__Supplied information__
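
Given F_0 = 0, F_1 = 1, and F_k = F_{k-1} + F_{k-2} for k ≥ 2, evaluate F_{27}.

196418

Iterating the recurrence up to F_{19} = 4181 and F_{18} = 2584:
F_{20} = F_{19} + F_{18} = 4181 + 2584 = 6765
F_{21} = F_{20} + F_{19} = 6765 + 4181 = 10946
F_{22} = F_{21} + F_{20} = 10946 + 6765 = 17711
F_{23} = F_{22} + F_{21} = 17711 + 10946 = 28657
F_{24} = F_{23} + F_{22} = 28657 + 17711 = 46368
F_{25} = F_{24} + F_{23} = 46368 + 28657 = 75025
F_{26} = F_{25} + F_{24} = 75025 + 46368 = 121393
F_{27} = F_{26} + F_{25} = 121393 + 75025 = 196418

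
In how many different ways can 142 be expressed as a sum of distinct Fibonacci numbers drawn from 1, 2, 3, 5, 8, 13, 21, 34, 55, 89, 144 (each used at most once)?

5

Starting from the Zeckendorf form and repeatedly splitting a term F_k into F_{k−1} + F_{k−2} (when neither is already used) reaches every representation.
142 = 89+34+13+5+1 = 89+34+13+3+2+1 = 89+34+8+5+3+2+1 = 89+21+13+8+5+3+2+1 = … (1 more), for 5 in all.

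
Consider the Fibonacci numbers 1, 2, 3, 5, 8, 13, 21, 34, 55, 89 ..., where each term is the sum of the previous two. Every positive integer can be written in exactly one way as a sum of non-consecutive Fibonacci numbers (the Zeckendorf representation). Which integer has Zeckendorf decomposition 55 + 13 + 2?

55 + 13 + 2 = 70.

70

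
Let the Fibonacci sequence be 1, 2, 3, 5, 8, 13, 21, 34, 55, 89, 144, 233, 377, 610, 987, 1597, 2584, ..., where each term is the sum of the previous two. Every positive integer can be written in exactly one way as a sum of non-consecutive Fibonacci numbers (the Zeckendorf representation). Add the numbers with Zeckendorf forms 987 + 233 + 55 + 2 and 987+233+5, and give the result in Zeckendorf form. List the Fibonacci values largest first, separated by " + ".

1597 + 610 + 233 + 55 + 5 + 2

The two numbers are 1277 and 1225, so their sum is 2502.
Repeatedly subtract the largest Fibonacci number that fits:
subtract 1597 from 2502: 905 remains
subtract 610 from 905: 295 remains
subtract 233 from 295: 62 remains
subtract 55 from 62: 7 remains
subtract 5 from 7: 2 remains
subtract 2 from 2: 0 remains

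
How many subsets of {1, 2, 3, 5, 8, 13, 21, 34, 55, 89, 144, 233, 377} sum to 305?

8

Each representation comes from the Zeckendorf form by replacing some F_k with F_{k−1} + F_{k−2} where possible.
305 = 233+55+13+3+1 = 233+55+8+5+3+1 = 233+34+21+13+3+1 = 144+89+55+13+3+1 = … (4 more), for 8 in all.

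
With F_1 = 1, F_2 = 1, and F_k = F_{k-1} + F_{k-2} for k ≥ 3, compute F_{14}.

377

Iterating the recurrence up to F_{7} = 13 and F_{6} = 8:
F_{8} = F_{7} + F_{6} = 13 + 8 = 21
F_{9} = F_{8} + F_{7} = 21 + 13 = 34
F_{10} = F_{9} + F_{8} = 34 + 21 = 55
F_{11} = F_{10} + F_{9} = 55 + 34 = 89
F_{12} = F_{11} + F_{10} = 89 + 55 = 144
F_{13} = F_{12} + F_{11} = 144 + 89 = 233
F_{14} = F_{13} + F_{12} = 233 + 144 = 377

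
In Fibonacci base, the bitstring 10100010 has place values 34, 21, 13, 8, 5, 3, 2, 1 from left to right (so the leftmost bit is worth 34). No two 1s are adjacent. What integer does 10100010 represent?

Summing the place values of the 1 bits: 34 + 13 + 2 = 49.

49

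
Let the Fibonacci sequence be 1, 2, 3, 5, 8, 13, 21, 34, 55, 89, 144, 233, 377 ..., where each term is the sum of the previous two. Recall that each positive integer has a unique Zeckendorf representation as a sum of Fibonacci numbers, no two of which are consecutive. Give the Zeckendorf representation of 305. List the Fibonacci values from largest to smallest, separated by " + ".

233 + 55 + 13 + 3 + 1

Repeatedly subtract the largest Fibonacci number that fits:
233 ≤ 305 < 377, so take 233; remainder 72
55 ≤ 72 < 89, so take 55; remainder 17
13 ≤ 17 < 21, so take 13; remainder 4
3 ≤ 4 < 5, so take 3; remainder 1
1 ≤ 1 < 2, so take 1; remainder 0
So 305 = 233 + 55 + 13 + 3 + 1, with no two terms consecutive in the sequence.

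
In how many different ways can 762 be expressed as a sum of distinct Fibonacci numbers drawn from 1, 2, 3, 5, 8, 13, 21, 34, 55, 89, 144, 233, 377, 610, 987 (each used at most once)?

Starting from the Zeckendorf form and repeatedly splitting a term F_k into F_{k−1} + F_{k−2} (when neither is already used) reaches every representation.
762 = 610+144+8 = 610+144+5+3 = 610+89+55+8 = … (19 more), for 22 in all.

22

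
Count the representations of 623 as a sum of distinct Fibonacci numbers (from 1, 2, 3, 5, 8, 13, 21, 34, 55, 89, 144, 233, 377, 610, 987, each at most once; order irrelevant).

14

623 = 610+13 = 610+8+5 = 377+233+13 = … (11 more), for 14 in all.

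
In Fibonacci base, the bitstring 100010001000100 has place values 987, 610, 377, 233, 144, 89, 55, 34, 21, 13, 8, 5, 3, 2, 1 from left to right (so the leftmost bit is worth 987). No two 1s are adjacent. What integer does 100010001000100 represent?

1155

Summing the place values of the 1 bits: 987 + 144 + 21 + 3 = 1155.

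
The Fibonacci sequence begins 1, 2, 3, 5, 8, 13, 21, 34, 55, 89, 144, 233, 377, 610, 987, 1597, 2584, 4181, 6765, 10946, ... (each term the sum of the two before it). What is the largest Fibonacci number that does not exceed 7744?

6765

6765 ≤ 7744 < 10946, so the largest Fibonacci number not exceeding 7744 is 6765.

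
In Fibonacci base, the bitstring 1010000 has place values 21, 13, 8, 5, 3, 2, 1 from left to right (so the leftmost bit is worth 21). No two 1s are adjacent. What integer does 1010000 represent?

Summing the place values of the 1 bits: 21 + 8 = 29.

29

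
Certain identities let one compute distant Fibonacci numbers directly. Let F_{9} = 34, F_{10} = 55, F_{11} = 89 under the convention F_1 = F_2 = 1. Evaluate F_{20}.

6765

By the addition formula F_{m+n} = F_m F_{n+1} + F_{m−1} F_n with m=10, n=10: F_{20} = 55·89 + 34·55 = 4895 + 1870 = 6765.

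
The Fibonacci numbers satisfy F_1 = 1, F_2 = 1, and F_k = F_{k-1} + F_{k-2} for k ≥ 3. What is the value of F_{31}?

Iterating the recurrence up to F_{26} = 121393 and F_{25} = 75025:
F_{27} = F_{26} + F_{25} = 121393 + 75025 = 196418
F_{28} = F_{27} + F_{26} = 196418 + 121393 = 317811
F_{29} = F_{28} + F_{27} = 317811 + 196418 = 514229
F_{30} = F_{29} + F_{28} = 514229 + 317811 = 832040
F_{31} = F_{30} + F_{29} = 832040 + 514229 = 1346269

1346269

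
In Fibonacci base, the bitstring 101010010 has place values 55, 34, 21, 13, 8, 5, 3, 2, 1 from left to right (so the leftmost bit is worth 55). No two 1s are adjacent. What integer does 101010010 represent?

Summing the place values of the 1 bits: 55 + 21 + 8 + 2 = 86.

86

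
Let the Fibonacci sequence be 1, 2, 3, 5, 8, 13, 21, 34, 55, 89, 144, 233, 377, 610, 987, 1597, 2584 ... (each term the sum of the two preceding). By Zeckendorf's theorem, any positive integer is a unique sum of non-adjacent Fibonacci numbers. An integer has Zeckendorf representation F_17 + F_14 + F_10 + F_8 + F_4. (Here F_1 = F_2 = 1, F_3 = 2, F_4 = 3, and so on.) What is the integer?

2053

F_17 + F_14 + F_10 + F_8 + F_4 = 1597 + 377 + 55 + 21 + 3 = 2053.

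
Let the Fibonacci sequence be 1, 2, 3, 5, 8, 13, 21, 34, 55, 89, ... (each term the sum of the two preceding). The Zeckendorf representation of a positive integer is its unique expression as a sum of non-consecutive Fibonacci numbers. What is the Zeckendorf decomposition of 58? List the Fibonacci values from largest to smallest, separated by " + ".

Repeatedly subtract the largest Fibonacci number that fits:
58 − 55 = 3
3 − 3 = 0
So 58 = 55 + 3, with no two terms consecutive in the sequence.

55 + 3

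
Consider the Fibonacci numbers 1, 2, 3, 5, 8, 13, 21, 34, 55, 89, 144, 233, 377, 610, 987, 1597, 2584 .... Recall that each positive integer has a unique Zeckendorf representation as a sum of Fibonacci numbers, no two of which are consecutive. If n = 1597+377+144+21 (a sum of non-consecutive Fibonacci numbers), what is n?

2139

1597+377+144+21 = 2139.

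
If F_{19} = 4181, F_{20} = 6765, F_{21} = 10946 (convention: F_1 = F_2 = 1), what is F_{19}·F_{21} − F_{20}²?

4181·10946 − 6765² = 45765226 − 45765225 = 1. (Cassini's identity: F_{k−1}F_{k+1} − F_k² = (−1)^k.)

1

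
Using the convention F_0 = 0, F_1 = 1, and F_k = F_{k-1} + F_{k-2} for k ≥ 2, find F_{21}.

Iterating the recurrence up to F_{15} = 610 and F_{14} = 377:
F_{16} = F_{15} + F_{14} = 610 + 377 = 987
F_{17} = F_{16} + F_{15} = 987 + 610 = 1597
F_{18} = F_{17} + F_{16} = 1597 + 987 = 2584
F_{19} = F_{18} + F_{17} = 2584 + 1597 = 4181
F_{20} = F_{19} + F_{18} = 4181 + 2584 = 6765
F_{21} = F_{20} + F_{19} = 6765 + 4181 = 10946

10946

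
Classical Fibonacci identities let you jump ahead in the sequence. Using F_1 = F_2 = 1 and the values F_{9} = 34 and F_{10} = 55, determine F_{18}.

2584

By the doubling identity F_{2k} = F_k(2F_{k+1} − F_k): F_{18} = 34·(2·55 − 34) = 34·76 = 2584.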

__Problem to work on__
From the line that contains "Using the convention" through the final line of the entries above, every line must be reproduced exactly and nothing more.

__Result__
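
Using the convention F_0 = 0, F_1 = 1, and F_k = F_{k-1} + F_{k-2} for k ≥ 2, find F_{21}.

Iterating the recurrence up to F_{15} = 610 and F_{14} = 377:
F_{16} = F_{15} + F_{14} = 610 + 377 = 987
F_{17} = F_{16} + F_{15} = 987 + 610 = 1597
F_{18} = F_{17} + F_{16} = 1597 + 987 = 2584
F_{19} = F_{18} + F_{17} = 2584 + 1597 = 4181
F_{20} = F_{19} + F_{18} = 4181 + 2584 = 6765
F_{21} = F_{20} + F_{19} = 6765 + 4181 = 10946

10946

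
Classical Fibonacci identities let you jump ahead in the sequence. Using F_1 = F_2 = 1 and the values F_{9} = 34 and F_{10} = 55, determine F_{18}.

2584

By the doubling identity F_{2k} = F_k(2F_{k+1} − F_k): F_{18} = 34·(2·55 − 34) = 34·76 = 2584.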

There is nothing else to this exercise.